Work to complete: Look below for the line containing "Answer: -1213388/5 ≈ -2.4268e+5"; from there, print each line exactly up to and including the line containing "Answer: -415/3 ≈ -138.33", and stop.

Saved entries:
--- START ---

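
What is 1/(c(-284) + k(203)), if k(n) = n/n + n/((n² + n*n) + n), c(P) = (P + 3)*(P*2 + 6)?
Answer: 407/64274662 ≈ 6.3322e-6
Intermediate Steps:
c(P) = (3 + P)*(6 + 2*P) (c(P) = (3 + P)*(2*P + 6) = (3 + P)*(6 + 2*P))
k(n) = 1 + n/(n + 2*n²) (k(n) = 1 + n/((n² + n²) + n) = 1 + n/(2*n² + n) = 1 + n/(n + 2*n²))
1/(c(-284) + k(203)) = 1/((18 + 2*(-284)² + 12*(-284)) + 2*(1 + 203)/(1 + 2*203)) = 1/((18 + 2*80656 - 3408) + 2*204/(1 + 406)) = 1/((18 + 161312 - 3408) + 2*204/407) = 1/(157922 + 2*(1/407)*204) = 1/(157922 + 408/407) = 1/(64274662/407) = 407/64274662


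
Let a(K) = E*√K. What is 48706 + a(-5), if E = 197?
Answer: 48706 + 197*I*√5 ≈ 48706.0 + 440.51*I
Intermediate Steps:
a(K) = 197*√K
48706 + a(-5) = 48706 + 197*√(-5) = 48706 + 197*(I*√5) = 48706 + 197*I*√5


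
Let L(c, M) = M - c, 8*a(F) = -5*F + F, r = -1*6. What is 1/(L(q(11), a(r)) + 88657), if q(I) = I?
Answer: 1/88649 ≈ 1.1280e-5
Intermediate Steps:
r = -6
a(F) = -F/2 (a(F) = (-5*F + F)/8 = (-4*F)/8 = -F/2)
1/(L(q(11), a(r)) + 88657) = 1/((-1/2*(-6) - 1*11) + 88657) = 1/((3 - 11) + 88657) = 1/(-8 + 88657) = 1/88649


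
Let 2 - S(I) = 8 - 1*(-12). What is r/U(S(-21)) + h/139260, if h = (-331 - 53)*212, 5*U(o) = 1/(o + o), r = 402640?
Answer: -841074702784/11605 ≈ -7.2475e+7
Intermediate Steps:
S(I) = -18 (S(I) = 2 - (8 - 1*(-12)) = 2 - (8 + 12) = 2 - 1*20 = 2 - 20 = -18)
U(o) = 1/(10*o) (U(o) = 1/(5*(o + o)) = 1/(5*((2*o))) = (1/(2*o))/5 = 1/(10*o))
h = -81408 (h = -384*212 = -81408)
r/U(S(-21)) + h/139260 = 402640/(((⅒)/(-18))) - 81408/139260 = 402640/(((⅒)*(-1/18))) - 81408*1/139260 = 402640/(-1/180) - 6784/11605 = 402640*(-180) - 6784/11605 = -72475200 - 6784/11605 = -841074702784/11605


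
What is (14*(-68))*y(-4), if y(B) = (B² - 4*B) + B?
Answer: -26656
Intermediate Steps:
y(B) = B² - 3*B
(14*(-68))*y(-4) = (14*(-68))*(-4*(-3 - 4)) = -(-3808)*(-7) = -952*28 = -26656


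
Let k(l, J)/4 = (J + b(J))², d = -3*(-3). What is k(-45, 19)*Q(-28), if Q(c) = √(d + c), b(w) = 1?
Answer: 1600*I*√19 ≈ 6974.2*I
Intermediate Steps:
d = 9
k(l, J) = 4*(1 + J)² (k(l, J) = 4*(J + 1)² = 4*(1 + J)²)
Q(c) = √(9 + c)
k(-45, 19)*Q(-28) = (4*(1 + 19)²)*√(9 - 28) = (4*20²)*√(-19) = (4*400)*(I*√19) = 1600*(I*√19) = 1600*I*√19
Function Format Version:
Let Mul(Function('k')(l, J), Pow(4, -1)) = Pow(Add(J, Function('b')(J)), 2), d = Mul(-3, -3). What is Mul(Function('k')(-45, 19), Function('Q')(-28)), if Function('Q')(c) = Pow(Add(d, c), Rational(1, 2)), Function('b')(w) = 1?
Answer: Mul(1600, I, Pow(19, Rational(1, 2))) ≈ Mul(6974.2, I)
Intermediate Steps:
d = 9
Function('k')(l, J) = Mul(4, Pow(Add(1, J), 2)) (Function('k')(l, J) = Mul(4, Pow(Add(J, 1), 2)) = Mul(4, Pow(Add(1, J), 2)))
Function('Q')(c) = Pow(Add(9, c), Rational(1, 2))
Mul(Function('k')(-45, 19), Function('Q')(-28)) = Mul(Mul(4, Pow(Add(1, 19), 2)), Pow(Add(9, -28), Rational(1, 2))) = Mul(Mul(4, Pow(20, 2)), Pow(-19, Rational(1, 2))) = Mul(Mul(4, 400), Mul(I, Pow(19, Rational(1, 2)))) = Mul(1600, Mul(I, Pow(19, Rational(1, 2)))) = Mul(1600, I, Pow(19, Rational(1, 2)))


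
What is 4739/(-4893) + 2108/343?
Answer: 1241281/239757 ≈ 5.1772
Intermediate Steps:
4739/(-4893) + 2108/343 = 4739*(-1/4893) + 2108*(1/343) = -677/699 + 2108/343 = 1241281/239757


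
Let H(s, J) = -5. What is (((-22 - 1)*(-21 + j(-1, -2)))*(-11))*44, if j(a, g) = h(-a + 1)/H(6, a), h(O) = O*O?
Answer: -1213388/5 ≈ -2.4268e+5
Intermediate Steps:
h(O) = O²
j(a, g) = -(1 - a)²/5 (j(a, g) = (-a + 1)²/(-5) = (1 - a)²*(-⅕) = -(1 - a)²/5)
(((-22 - 1)*(-21 + j(-1, -2)))*(-11))*44 = (((-22 - 1)*(-21 - (-1 - 1)²/5))*(-11))*44 = (-23*(-21 - ⅕*(-2)²)*(-11))*44 = (-23*(-21 - ⅕*4)*(-11))*44 = (-23*(-21 - ⅘)*(-11))*44 = (-23*(-109/5)*(-11))*44 = ((2507/5)*(-11))*44 = -27577/5*44 = -1213388/5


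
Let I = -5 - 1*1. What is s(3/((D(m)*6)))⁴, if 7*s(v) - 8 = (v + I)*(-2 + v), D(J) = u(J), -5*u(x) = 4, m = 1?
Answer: 6972900390625/40282095616 ≈ 173.10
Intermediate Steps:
u(x) = -⅘ (u(x) = -⅕*4 = -⅘)
D(J) = -⅘
I = -6 (I = -5 - 1 = -6)
s(v) = 8/7 + (-6 + v)*(-2 + v)/7 (s(v) = 8/7 + ((v - 6)*(-2 + v))/7 = 8/7 + ((-6 + v)*(-2 + v))/7 = 8/7 + (-6 + v)*(-2 + v)/7)
s(3/((D(m)*6)))⁴ = (20/7 - 24/(7*((-⅘*6))) + (3/((-⅘*6)))²/7)⁴ = (20/7 - 24/(7*(-24/5)) + (3/(-24/5))²/7)⁴ = (20/7 - 24*(-5)/(7*24) + (3*(-5/24))²/7)⁴ = (20/7 - 8/7*(-5/8) + (-5/8)²/7)⁴ = (20/7 + 5/7 + (⅐)*(25/64))⁴ = (20/7 + 5/7 + 25/448)⁴ = (1625/448)⁴ = 6972900390625/40282095616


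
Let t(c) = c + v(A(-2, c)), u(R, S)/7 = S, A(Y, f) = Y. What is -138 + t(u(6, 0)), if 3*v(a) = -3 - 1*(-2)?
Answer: -415/3 ≈ -138.33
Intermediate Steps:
u(R, S) = 7*S
v(a) = -⅓ (v(a) = (-3 - 1*(-2))/3 = (-3 + 2)/3 = (⅓)*(-1) = -⅓)
t(c) = -⅓ + c (t(c) = c - ⅓ = -⅓ + c)
-138 + t(u(6, 0)) = -138 + (-⅓ + 7*0) = -138 + (-⅓ + 0) = -138 - ⅓ = -415/3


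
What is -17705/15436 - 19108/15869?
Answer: -575911733/244953884 ≈ -2.3511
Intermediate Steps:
-17705/15436 - 19108/15869 = -575911733/244953884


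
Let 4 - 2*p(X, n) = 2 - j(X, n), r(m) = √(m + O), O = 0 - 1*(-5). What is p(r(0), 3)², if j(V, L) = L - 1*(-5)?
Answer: 25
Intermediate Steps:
j(V, L) = 5 + L (j(V, L) = L + 5 = 5 + L)
O = 5 (O = 0 + 5 = 5)
r(m) = √(5 + m) (r(m) = √(m + 5) = √(5 + m))
p(X, n) = 7/2 + n/2 (p(X, n) = 2 - (2 - (5 + n))/2 = 2 - (2 + (-5 - n))/2 = 2 - (-3 - n)/2 = 2 + (3/2 + n/2) = 7/2 + n/2)
p(r(0), 3)² = (7/2 + (½)*3)² = (7/2 + 3/2)² = 5² = 25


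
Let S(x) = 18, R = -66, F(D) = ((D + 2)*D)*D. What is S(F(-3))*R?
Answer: -1188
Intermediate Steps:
F(D) = D²*(2 + D) (F(D) = ((2 + D)*D)*D = (D*(2 + D))*D = D²*(2 + D))
S(F(-3))*R = 18*(-66) = -1188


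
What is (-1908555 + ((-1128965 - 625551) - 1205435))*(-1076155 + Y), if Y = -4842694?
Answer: 28815951869594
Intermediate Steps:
(-1908555 + ((-1128965 - 625551) - 1205435))*(-1076155 + Y) = (-1908555 + ((-1128965 - 625551) - 1205435))*(-1076155 - 4842694) = (-1908555 + (-1754516 - 1205435))*(-5918849) = (-1908555 - 2959951)*(-5918849) = -4868506*(-5918849) = 28815951869594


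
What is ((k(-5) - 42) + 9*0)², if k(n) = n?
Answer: 2209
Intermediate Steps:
((k(-5) - 42) + 9*0)² = ((-5 - 42) + 9*0)² = (-47 + 0)² = (-47)² = 2209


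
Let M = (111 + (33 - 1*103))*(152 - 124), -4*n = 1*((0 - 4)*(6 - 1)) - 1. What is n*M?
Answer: 6027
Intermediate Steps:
n = 21/4 (n = -(1*((0 - 4)*(6 - 1)) - 1)/4 = -(1*(-4*5) - 1)/4 = -(1*(-20) - 1)/4 = -(-20 - 1)/4 = -1/4*(-21) = 21/4 ≈ 5.2500)
M = 1148 (M = (111 + (33 - 103))*28 = (111 - 70)*28 = 41*28 = 1148)
n*M = (21/4)*1148 = 6027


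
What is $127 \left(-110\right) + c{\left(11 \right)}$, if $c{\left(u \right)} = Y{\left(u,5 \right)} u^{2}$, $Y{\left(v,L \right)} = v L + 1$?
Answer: $-7194$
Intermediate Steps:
$Y{\left(v,L \right)} = 1 + L v$ ($Y{\left(v,L \right)} = L v + 1 = 1 + L v$)
$c{\left(u \right)} = u^{2} \left(1 + 5 u\right)$ ($c{\left(u \right)} = \left(1 + 5 u\right) u^{2} = u^{2} \left(1 + 5 u\right)$)
$127 \left(-110\right) + c{\left(11 \right)} = 127 \left(-110\right) + 11^{2} \left(1 + 5 \cdot 11\right) = -13970 + 121 \left(1 + 55\right) = -13970 + 121 \cdot 56 = -13970 + 6776 = -7194$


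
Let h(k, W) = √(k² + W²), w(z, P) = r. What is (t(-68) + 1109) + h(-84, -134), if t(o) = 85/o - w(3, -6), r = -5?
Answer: 4451/4 + 26*√37 ≈ 1270.9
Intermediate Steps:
w(z, P) = -5
h(k, W) = √(W² + k²)
t(o) = 5 + 85/o (t(o) = 85/o - 1*(-5) = 85/o + 5 = 5 + 85/o)
(t(-68) + 1109) + h(-84, -134) = ((5 + 85/(-68)) + 1109) + √((-134)² + (-84)²) = ((5 + 85*(-1/68)) + 1109) + √(17956 + 7056) = ((5 - 5/4) + 1109) + √25012 = (15/4 + 1109) + 26*√37 = 4451/4 + 26*√37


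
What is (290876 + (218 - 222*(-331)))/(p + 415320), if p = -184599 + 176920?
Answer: 364576/407641 ≈ 0.89436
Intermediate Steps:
p = -7679
(290876 + (218 - 222*(-331)))/(p + 415320) = (290876 + (218 - 222*(-331)))/(-7679 + 415320) = (290876 + (218 + 73482))/407641 = (290876 + 73700)*(1/407641) = 364576*(1/407641) = 364576/407641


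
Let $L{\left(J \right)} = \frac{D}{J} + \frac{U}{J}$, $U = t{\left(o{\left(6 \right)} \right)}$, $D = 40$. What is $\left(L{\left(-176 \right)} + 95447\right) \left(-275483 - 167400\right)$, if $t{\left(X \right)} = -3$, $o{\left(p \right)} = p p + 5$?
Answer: $- \frac{7439829864705}{176} \approx -4.2272 \cdot 10^{10}$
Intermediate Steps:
$o{\left(p \right)} = 5 + p^{2}$ ($o{\left(p \right)} = p^{2} + 5 = 5 + p^{2}$)
$U = -3$
$L{\left(J \right)} = \frac{37}{J}$ ($L{\left(J \right)} = \frac{40}{J} - \frac{3}{J} = \frac{37}{J}$)
$\left(L{\left(-176 \right)} + 95447\right) \left(-275483 - 167400\right) = \left(\frac{37}{-176} + 95447\right) \left(-275483 - 167400\right) = \left(37 \left(- \frac{1}{176}\right) + 95447\right) \left(-442883\right) = \left(- \frac{37}{176} + 95447\right) \left(-442883\right) = \frac{16798635}{176} \left(-442883\right) = - \frac{7439829864705}{176}$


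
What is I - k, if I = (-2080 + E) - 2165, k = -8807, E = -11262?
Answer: -6700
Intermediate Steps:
I = -15507 (I = (-2080 - 11262) - 2165 = -13342 - 2165 = -15507)
I - k = -15507 - 1*(-8807) = -15507 + 8807 = -6700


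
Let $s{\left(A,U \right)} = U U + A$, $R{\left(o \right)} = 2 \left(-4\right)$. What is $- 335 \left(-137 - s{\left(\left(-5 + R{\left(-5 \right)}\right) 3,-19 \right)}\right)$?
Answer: $153765$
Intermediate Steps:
$R{\left(o \right)} = -8$
$s{\left(A,U \right)} = A + U^{2}$ ($s{\left(A,U \right)} = U^{2} + A = A + U^{2}$)
$- 335 \left(-137 - s{\left(\left(-5 + R{\left(-5 \right)}\right) 3,-19 \right)}\right) = - 335 \left(-137 - \left(\left(-5 - 8\right) 3 + \left(-19\right)^{2}\right)\right) = - 335 \left(-137 - \left(\left(-13\right) 3 + 361\right)\right) = - 335 \left(-137 - \left(-39 + 361\right)\right) = - 335 \left(-137 - 322\right) = \left(-335\right) \left(-459\right) = 153765$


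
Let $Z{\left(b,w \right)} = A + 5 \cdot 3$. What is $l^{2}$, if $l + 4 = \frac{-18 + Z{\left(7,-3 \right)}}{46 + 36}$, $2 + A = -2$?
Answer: $\frac{112225}{6724} \approx 16.69$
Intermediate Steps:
$A = -4$ ($A = -2 - 2 = -4$)
$Z{\left(b,w \right)} = 11$ ($Z{\left(b,w \right)} = -4 + 5 \cdot 3 = -4 + 15 = 11$)
$l = - \frac{335}{82}$ ($l = -4 + \frac{-18 + 11}{46 + 36} = -4 - \frac{7}{82} = - \frac{335}{82} \approx -4.0854$)
$l^{2} = \left(- \frac{335}{82}\right)^{2} = \frac{112225}{6724}$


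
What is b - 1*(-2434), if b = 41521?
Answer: 43955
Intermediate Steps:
b - 1*(-2434) = 41521 - 1*(-2434) = 41521 + 2434 = 43955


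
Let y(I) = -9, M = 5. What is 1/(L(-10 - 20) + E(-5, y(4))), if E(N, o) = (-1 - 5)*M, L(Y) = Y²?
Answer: 1/870 ≈ 0.0011494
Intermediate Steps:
E(N, o) = -30 (E(N, o) = (-1 - 5)*5 = -6*5 = -30)
1/(L(-10 - 20) + E(-5, y(4))) = 1/((-10 - 20)² - 30) = 1/((-30)² - 30) = 1/(900 - 30) = 1/870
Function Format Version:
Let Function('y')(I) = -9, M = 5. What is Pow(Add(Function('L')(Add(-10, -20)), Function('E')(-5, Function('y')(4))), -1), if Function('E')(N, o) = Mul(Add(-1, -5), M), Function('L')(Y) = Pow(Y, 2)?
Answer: Rational(1, 870) ≈ 0.0011494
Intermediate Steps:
Function('E')(N, o) = -30 (Function('E')(N, o) = Mul(Add(-1, -5), 5) = Mul(-6, 5) = -30)
Pow(Add(Function('L')(Add(-10, -20)), Function('E')(-5, Function('y')(4))), -1) = Pow(Add(Pow(Add(-10, -20), 2), -30), -1) = Pow(Add(Pow(-30, 2), -30), -1) = Pow(Add(900, -30), -1) = Pow(870, -1) = Rational(1, 870)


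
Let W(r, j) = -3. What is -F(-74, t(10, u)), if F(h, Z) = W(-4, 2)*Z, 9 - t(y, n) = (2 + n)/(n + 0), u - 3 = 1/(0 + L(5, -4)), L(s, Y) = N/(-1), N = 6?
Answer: 372/17 ≈ 21.882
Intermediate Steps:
L(s, Y) = -6 (L(s, Y) = 6/(-1) = 6*(-1) = -6)
u = 17/6 (u = 3 + 1/(0 - 6) = 3 + 1/(-6) = 3 - ⅙ = 17/6 ≈ 2.8333)
t(y, n) = 9 - (2 + n)/n (t(y, n) = 9 - (2 + n)/(n + 0) = 9 - (2 + n)/n)
F(h, Z) = -3*Z
-F(-74, t(10, u)) = -(-3)*(8 - 2/17/6) = -(-3)*(8 - 2*6/17) = -(-3)*(8 - 12/17) = -(-3)*124/17 = -1*(-372/17) = 372/17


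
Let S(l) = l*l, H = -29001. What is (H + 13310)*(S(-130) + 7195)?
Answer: -378074645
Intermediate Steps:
S(l) = l²
(H + 13310)*(S(-130) + 7195) = (-29001 + 13310)*((-130)² + 7195) = -15691*(16900 + 7195) = -15691*24095 = -378074645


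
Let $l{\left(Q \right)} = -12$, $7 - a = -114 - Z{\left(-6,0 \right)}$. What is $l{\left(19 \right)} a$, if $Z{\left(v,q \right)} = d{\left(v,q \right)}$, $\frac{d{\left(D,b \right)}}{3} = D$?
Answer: $-1236$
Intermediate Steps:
$d{\left(D,b \right)} = 3 D$
$Z{\left(v,q \right)} = 3 v$
$a = 103$ ($a = 7 - \left(-114 - 3 \left(-6\right)\right) = 7 - \left(-114 - -18\right) = 7 - \left(-114 + 18\right) = 7 - -96 = 7 + 96 = 103$)
$l{\left(19 \right)} a = \left(-12\right) 103 = -1236$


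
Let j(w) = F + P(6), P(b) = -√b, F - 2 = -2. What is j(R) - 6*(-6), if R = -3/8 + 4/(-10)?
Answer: 36 - √6 ≈ 33.551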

--- END ---

Response area:
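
Answer: -1213388/5 ≈ -2.4268e+5
Intermediate Steps:
h(O) = O²
j(a, g) = -(1 - a)²/5 (j(a, g) = (-a + 1)²/(-5) = (1 - a)²*(-⅕) = -(1 - a)²/5)
(((-22 - 1)*(-21 + j(-1, -2)))*(-11))*44 = (((-22 - 1)*(-21 - (-1 - 1)²/5))*(-11))*44 = (-23*(-21 - ⅕*(-2)²)*(-11))*44 = (-23*(-21 - ⅕*4)*(-11))*44 = (-23*(-21 - ⅘)*(-11))*44 = (-23*(-109/5)*(-11))*44 = ((2507/5)*(-11))*44 = -27577/5*44 = -1213388/5


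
Let I = -5 - 1*1. What is s(3/((D(m)*6)))⁴, if 7*s(v) - 8 = (v + I)*(-2 + v), D(J) = u(J), -5*u(x) = 4, m = 1?
Answer: 6972900390625/40282095616 ≈ 173.10
Intermediate Steps:
u(x) = -⅘ (u(x) = -⅕*4 = -⅘)
D(J) = -⅘
I = -6 (I = -5 - 1 = -6)
s(v) = 8/7 + (-6 + v)*(-2 + v)/7 (s(v) = 8/7 + ((v - 6)*(-2 + v))/7 = 8/7 + ((-6 + v)*(-2 + v))/7 = 8/7 + (-6 + v)*(-2 + v)/7)
s(3/((D(m)*6)))⁴ = (20/7 - 24/(7*((-⅘*6))) + (3/((-⅘*6)))²/7)⁴ = (20/7 - 24/(7*(-24/5)) + (3/(-24/5))²/7)⁴ = (20/7 - 24*(-5)/(7*24) + (3*(-5/24))²/7)⁴ = (20/7 - 8/7*(-5/8) + (-5/8)²/7)⁴ = (20/7 + 5/7 + (⅐)*(25/64))⁴ = (20/7 + 5/7 + 25/448)⁴ = (1625/448)⁴ = 6972900390625/40282095616


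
Let t(c) = c + v(A(-2, c)), u(R, S)/7 = S, A(Y, f) = Y. What is -138 + t(u(6, 0)), if 3*v(a) = -3 - 1*(-2)?
Answer: -415/3 ≈ -138.33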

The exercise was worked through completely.